### Assignment
Starting at the line that contains "What is the surface", output each line through the end of the data exactly, and nothing more.

Saved data entries:
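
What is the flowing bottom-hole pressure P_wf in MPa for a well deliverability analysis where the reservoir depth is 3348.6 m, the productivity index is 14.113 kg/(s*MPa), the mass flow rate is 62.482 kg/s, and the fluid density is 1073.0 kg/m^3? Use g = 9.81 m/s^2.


Step 1: P_i = rho*g*h/1e6 = 1073.0*9.81*3348.6/1e6 = 35.24780 MPa
Step 2: P_wf = P_i - mdot/PI = 35.24780 - 62.482/14.113 = 30.821 MPa
P_wf = 30.821 MPa


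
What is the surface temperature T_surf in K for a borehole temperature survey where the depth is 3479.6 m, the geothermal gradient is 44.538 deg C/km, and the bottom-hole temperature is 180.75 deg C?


T_surf = T_d - grad * d / 1000
T_surf = 180.75 - 44.538 * 3479.6 / 1000
T_surf = 25.77558 deg C
Convert to K: 25.77558 + 273.15 = 298.93 K
T_surf = 298.93 K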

### Solved exercise
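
What is the surface temperature T_surf in K for a borehole temperature survey where the depth is 3479.6 m, the geothermal gradient is 44.538 deg C/km, and the bottom-hole temperature is 180.75 deg C?


T_surf = T_d - grad * d / 1000
T_surf = 180.75 - 44.538 * 3479.6 / 1000
T_surf = 25.77558 deg C
Convert to K: 25.77558 + 273.15 = 298.93 K
T_surf = 298.93 K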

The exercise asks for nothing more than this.